ACTIVITY -> Write out, unchanged, the lines from the one holding "Determine the mass" to the close of the listing. Both the first and last lines belong in it.

ENTRIES SHOWN ->
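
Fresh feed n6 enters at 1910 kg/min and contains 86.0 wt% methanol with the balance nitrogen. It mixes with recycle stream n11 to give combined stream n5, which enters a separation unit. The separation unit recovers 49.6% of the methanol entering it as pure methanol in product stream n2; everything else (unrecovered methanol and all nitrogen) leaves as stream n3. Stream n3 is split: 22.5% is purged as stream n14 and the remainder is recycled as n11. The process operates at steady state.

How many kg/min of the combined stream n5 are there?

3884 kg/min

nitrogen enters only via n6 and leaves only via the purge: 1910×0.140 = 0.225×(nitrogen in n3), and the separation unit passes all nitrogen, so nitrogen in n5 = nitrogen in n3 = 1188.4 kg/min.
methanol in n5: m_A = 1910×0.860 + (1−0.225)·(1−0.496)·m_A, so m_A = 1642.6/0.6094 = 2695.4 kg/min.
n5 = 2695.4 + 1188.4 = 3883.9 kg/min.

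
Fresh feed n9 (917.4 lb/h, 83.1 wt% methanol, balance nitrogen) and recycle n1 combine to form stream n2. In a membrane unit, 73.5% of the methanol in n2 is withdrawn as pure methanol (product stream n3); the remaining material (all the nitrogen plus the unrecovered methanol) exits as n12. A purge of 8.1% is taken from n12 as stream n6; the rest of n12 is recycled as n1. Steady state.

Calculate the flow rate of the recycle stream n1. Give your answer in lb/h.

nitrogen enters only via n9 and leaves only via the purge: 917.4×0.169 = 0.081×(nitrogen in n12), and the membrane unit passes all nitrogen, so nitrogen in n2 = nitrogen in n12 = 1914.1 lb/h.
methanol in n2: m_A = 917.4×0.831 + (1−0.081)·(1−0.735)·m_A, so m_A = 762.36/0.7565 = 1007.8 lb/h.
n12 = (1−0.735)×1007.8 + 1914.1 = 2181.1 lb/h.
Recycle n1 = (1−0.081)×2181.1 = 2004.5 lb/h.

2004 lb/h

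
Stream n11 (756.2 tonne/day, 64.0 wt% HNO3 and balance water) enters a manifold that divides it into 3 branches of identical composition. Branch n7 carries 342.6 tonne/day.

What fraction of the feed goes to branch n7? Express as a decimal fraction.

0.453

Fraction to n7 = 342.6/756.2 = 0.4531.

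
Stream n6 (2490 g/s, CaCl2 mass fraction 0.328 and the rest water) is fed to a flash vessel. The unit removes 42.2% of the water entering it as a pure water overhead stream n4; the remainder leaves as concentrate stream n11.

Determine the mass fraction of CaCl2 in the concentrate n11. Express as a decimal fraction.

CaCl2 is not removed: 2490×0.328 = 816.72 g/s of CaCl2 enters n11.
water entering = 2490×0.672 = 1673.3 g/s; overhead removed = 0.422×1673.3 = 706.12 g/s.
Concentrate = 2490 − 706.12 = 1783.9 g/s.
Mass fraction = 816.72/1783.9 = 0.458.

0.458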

SOLUTION FOR THIS TASK ->
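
Determine the mass fraction of CaCl2 in the concentrate n11. Express as a decimal fraction.

CaCl2 is not removed: 2490×0.328 = 816.72 g/s of CaCl2 enters n11.
water entering = 2490×0.672 = 1673.3 g/s; overhead removed = 0.422×1673.3 = 706.12 g/s.
Concentrate = 2490 − 706.12 = 1783.9 g/s.
Mass fraction = 816.72/1783.9 = 0.458.

0.458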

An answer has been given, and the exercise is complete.